Stored entries
::::
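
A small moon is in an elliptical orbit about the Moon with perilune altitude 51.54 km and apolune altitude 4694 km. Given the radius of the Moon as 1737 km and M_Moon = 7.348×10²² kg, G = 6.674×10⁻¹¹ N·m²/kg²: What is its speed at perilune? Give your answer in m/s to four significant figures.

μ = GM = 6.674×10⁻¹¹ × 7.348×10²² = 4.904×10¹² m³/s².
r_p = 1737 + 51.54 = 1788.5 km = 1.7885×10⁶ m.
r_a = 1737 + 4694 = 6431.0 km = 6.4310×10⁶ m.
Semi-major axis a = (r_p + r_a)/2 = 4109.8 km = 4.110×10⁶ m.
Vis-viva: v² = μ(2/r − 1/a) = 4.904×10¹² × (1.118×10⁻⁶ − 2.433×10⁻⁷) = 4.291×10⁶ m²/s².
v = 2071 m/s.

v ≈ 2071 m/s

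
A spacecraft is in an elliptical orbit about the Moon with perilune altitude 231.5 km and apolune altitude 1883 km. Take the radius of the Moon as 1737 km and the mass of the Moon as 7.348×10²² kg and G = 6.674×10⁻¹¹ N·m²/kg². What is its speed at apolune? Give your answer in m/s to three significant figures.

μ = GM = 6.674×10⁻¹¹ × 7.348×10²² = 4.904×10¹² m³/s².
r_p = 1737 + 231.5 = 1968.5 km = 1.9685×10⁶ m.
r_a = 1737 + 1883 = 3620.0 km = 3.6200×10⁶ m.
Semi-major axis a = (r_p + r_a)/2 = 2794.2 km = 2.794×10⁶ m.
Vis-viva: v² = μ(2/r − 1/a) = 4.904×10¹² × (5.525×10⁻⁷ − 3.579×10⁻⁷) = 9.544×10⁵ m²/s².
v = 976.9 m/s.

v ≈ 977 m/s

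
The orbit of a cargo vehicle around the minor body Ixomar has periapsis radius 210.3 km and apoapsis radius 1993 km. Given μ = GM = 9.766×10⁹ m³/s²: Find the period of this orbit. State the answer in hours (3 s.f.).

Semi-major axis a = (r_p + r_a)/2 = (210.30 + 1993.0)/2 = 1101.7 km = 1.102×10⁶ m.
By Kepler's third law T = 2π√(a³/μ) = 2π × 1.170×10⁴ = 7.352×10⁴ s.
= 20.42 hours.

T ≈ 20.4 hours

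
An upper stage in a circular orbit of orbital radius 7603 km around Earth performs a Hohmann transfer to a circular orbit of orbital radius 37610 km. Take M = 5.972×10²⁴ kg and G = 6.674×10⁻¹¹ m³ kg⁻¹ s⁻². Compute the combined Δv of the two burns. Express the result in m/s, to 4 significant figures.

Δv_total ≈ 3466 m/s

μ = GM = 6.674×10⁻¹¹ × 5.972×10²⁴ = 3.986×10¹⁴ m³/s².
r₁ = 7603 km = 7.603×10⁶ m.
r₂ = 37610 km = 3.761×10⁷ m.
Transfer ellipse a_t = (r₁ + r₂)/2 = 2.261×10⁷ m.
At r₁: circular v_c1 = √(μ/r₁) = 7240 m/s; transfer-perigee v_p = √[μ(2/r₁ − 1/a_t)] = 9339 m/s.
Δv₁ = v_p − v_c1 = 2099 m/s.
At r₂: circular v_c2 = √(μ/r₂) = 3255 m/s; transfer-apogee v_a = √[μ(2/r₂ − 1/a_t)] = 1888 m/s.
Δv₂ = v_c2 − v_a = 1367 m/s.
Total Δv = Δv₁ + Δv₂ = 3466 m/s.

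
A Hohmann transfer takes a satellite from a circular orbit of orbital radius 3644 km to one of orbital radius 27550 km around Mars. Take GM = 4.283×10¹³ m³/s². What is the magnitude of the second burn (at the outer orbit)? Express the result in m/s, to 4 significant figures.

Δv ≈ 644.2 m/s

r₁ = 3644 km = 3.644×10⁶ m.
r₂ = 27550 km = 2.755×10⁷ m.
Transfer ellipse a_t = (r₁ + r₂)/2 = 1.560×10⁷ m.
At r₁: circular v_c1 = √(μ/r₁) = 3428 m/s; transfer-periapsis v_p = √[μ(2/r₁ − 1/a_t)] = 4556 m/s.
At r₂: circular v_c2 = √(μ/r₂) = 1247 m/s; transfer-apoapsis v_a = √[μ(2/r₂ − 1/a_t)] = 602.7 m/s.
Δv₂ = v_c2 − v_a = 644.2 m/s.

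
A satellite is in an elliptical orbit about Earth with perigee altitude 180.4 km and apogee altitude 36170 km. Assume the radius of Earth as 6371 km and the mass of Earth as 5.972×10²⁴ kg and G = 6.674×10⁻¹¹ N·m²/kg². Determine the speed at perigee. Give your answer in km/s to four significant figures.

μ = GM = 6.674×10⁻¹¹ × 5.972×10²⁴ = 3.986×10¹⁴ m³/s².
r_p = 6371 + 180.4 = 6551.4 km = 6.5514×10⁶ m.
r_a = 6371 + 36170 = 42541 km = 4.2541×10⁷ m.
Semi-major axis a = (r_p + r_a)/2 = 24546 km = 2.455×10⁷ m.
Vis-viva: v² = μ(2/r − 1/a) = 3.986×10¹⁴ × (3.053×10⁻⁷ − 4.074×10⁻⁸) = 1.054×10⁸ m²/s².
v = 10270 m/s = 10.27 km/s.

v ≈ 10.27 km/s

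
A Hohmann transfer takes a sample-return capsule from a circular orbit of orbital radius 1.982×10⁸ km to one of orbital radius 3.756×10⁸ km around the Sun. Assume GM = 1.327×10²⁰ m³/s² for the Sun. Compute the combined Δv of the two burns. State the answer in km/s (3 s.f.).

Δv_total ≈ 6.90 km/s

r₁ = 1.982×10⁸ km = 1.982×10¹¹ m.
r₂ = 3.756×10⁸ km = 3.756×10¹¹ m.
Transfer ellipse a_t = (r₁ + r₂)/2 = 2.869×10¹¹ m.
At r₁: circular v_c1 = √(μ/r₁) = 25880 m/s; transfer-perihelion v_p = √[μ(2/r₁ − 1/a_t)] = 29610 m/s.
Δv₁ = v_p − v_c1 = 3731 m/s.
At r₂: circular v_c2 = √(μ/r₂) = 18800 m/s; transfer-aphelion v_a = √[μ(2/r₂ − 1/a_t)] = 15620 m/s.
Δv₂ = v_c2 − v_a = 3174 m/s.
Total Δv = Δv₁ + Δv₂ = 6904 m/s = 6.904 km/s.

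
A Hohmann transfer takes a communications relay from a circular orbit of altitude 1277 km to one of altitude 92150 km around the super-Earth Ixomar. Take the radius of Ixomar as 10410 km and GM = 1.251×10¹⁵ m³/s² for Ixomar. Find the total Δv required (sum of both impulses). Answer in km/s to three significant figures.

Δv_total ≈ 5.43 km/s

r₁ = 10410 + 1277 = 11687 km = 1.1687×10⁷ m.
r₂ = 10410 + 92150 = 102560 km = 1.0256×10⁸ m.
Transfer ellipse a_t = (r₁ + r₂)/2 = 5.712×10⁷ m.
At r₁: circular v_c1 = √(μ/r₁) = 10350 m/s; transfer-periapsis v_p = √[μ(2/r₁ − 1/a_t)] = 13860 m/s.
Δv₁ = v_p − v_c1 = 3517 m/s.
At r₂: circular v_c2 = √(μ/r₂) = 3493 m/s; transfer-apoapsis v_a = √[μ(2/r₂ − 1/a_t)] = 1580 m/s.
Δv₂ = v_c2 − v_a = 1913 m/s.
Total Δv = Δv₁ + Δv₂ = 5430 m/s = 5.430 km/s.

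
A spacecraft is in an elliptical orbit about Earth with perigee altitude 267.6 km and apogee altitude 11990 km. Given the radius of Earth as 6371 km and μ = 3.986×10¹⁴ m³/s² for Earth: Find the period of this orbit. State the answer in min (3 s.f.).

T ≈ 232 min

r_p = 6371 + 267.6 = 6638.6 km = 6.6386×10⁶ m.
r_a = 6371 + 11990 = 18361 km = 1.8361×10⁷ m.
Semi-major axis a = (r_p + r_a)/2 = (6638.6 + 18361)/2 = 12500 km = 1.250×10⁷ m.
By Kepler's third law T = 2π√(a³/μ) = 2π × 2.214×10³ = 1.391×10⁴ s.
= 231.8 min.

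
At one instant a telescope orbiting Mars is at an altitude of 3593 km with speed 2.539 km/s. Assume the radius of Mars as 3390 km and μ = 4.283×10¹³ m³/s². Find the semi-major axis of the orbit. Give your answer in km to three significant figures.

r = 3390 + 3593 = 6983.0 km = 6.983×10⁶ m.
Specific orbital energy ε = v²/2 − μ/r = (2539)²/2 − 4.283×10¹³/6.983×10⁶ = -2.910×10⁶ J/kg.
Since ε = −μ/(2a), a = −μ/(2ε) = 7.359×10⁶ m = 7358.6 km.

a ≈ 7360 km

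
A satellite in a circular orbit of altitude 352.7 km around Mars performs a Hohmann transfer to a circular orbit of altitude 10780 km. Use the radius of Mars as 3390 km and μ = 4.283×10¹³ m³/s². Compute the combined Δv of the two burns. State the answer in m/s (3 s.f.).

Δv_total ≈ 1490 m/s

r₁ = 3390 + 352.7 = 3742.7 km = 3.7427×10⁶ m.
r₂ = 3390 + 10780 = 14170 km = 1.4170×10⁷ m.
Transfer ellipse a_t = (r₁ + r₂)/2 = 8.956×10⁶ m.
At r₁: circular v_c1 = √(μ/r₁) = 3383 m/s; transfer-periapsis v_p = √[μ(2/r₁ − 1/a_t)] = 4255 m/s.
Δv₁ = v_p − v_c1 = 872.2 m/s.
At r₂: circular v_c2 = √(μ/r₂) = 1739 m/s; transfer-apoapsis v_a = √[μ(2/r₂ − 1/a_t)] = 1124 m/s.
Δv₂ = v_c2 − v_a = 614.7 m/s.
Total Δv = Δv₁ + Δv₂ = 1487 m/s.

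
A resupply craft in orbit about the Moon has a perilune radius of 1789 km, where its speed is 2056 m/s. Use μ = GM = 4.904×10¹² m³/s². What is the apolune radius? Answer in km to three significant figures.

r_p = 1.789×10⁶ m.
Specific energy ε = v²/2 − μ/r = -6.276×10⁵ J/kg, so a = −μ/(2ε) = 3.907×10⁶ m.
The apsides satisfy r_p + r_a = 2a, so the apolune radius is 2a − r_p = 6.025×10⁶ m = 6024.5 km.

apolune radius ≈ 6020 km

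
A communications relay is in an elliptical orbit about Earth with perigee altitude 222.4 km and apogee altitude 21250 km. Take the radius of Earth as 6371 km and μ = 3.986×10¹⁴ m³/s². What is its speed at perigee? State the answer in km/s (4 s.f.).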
::::
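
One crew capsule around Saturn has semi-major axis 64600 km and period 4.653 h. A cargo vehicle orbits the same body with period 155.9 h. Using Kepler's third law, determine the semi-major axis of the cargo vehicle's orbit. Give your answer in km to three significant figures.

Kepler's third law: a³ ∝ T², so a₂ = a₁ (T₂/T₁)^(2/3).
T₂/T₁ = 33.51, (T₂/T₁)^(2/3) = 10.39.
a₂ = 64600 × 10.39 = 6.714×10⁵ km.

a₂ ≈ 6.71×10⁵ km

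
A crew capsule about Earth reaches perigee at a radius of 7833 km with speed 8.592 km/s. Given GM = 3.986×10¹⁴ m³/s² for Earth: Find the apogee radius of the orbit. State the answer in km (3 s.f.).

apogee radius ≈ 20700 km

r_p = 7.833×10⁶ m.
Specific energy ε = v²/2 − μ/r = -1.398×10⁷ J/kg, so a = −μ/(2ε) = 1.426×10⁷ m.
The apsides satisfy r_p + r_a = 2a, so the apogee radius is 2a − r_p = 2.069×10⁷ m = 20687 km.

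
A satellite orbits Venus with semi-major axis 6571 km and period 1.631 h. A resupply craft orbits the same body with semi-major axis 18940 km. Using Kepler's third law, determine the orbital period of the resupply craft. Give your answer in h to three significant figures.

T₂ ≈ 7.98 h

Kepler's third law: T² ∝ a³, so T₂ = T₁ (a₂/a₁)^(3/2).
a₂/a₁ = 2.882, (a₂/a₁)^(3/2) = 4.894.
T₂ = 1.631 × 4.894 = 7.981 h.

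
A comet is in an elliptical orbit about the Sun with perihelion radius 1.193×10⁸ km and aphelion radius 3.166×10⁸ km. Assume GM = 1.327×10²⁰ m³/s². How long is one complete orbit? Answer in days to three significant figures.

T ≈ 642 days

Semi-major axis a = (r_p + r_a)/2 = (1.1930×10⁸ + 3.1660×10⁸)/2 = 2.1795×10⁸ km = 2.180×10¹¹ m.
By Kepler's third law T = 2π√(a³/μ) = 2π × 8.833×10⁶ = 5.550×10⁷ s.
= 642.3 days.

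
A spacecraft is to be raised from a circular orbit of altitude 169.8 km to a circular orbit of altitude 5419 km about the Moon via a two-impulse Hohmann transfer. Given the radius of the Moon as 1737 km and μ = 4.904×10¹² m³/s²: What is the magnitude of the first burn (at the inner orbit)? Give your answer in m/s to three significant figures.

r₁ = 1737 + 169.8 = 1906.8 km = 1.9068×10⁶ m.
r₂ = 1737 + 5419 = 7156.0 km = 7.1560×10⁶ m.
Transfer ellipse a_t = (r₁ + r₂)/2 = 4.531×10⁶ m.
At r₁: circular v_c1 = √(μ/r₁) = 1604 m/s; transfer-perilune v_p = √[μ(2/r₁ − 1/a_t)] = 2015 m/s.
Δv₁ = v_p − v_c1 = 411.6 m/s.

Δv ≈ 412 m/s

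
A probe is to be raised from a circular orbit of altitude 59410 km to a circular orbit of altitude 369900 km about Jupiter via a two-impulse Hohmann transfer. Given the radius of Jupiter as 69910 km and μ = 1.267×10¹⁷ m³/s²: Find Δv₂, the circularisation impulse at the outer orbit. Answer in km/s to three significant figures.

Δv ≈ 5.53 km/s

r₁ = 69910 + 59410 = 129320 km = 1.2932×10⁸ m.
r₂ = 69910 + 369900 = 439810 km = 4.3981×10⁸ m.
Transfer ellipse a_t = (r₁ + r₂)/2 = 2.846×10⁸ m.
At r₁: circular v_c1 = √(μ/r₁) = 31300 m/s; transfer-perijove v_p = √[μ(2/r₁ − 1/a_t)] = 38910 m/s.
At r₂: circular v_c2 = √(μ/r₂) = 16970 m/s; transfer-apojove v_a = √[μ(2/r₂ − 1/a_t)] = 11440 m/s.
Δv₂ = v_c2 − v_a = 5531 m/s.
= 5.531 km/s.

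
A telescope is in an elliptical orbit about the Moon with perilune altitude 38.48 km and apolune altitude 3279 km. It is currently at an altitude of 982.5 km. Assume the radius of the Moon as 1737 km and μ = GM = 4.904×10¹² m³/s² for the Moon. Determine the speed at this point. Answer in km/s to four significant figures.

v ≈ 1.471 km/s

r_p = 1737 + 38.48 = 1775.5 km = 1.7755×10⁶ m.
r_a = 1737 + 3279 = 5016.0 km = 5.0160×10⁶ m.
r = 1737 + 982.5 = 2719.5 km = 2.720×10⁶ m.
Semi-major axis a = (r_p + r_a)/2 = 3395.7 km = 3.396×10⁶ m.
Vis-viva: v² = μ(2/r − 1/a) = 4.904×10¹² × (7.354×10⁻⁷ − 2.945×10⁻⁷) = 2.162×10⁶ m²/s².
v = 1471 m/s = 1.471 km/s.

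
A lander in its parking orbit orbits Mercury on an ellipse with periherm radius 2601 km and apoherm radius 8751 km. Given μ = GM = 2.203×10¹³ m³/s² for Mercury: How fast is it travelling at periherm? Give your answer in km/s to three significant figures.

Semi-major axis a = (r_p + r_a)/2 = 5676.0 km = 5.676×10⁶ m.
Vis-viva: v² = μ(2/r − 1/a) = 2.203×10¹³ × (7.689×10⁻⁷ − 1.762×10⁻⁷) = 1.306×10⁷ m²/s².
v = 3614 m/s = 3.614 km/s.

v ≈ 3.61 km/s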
::::
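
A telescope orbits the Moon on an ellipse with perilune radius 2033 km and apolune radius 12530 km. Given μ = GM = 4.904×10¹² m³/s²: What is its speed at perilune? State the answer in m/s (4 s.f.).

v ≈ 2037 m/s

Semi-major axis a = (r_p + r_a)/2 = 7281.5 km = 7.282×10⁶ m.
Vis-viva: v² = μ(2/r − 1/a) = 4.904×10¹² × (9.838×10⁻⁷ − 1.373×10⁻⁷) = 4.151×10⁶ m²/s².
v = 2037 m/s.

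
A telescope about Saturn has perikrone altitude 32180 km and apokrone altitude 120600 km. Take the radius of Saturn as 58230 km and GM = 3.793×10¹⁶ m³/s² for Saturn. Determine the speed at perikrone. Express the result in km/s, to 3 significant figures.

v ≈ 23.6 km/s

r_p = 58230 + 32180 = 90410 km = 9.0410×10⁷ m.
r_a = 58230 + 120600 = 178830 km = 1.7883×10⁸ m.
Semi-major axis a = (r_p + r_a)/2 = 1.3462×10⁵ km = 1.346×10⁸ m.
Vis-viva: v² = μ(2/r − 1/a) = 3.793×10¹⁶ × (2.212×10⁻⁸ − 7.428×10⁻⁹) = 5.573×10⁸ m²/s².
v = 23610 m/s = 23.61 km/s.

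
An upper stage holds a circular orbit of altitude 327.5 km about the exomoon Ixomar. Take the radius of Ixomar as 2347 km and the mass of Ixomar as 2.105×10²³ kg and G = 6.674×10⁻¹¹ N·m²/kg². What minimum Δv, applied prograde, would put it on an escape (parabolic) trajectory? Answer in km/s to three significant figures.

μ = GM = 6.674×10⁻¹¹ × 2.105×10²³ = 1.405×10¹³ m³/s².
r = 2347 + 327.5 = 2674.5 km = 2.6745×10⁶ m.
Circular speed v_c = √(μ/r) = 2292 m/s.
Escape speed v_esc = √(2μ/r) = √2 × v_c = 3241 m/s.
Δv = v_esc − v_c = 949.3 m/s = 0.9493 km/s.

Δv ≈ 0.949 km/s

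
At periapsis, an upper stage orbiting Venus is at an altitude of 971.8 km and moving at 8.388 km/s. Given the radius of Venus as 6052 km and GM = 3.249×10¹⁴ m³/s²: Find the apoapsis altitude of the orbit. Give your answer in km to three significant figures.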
::::
- Exercise details -
Which lines above run from the one containing "An upper stage holds" down to the one containing "At periapsis, an"? Repeat exactly those, both ends included, and nothing else.

- Problem solution -
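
An upper stage holds a circular orbit of altitude 327.5 km about the exomoon Ixomar. Take the radius of Ixomar as 2347 km and the mass of Ixomar as 2.105×10²³ kg and G = 6.674×10⁻¹¹ N·m²/kg². What minimum Δv, applied prograde, would put it on an escape (parabolic) trajectory? Answer in km/s to three significant figures.

μ = GM = 6.674×10⁻¹¹ × 2.105×10²³ = 1.405×10¹³ m³/s².
r = 2347 + 327.5 = 2674.5 km = 2.6745×10⁶ m.
Circular speed v_c = √(μ/r) = 2292 m/s.
Escape speed v_esc = √(2μ/r) = √2 × v_c = 3241 m/s.
Δv = v_esc − v_c = 949.3 m/s = 0.9493 km/s.

Δv ≈ 0.949 km/s

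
At periapsis, an upper stage orbiting Venus is at an altitude of 971.8 km and moving at 8.388 km/s. Given the radius of Venus as 6052 km and GM = 3.249×10¹⁴ m³/s²: Find the apoapsis altitude of the orbit. Give your answer in km to three significant figures.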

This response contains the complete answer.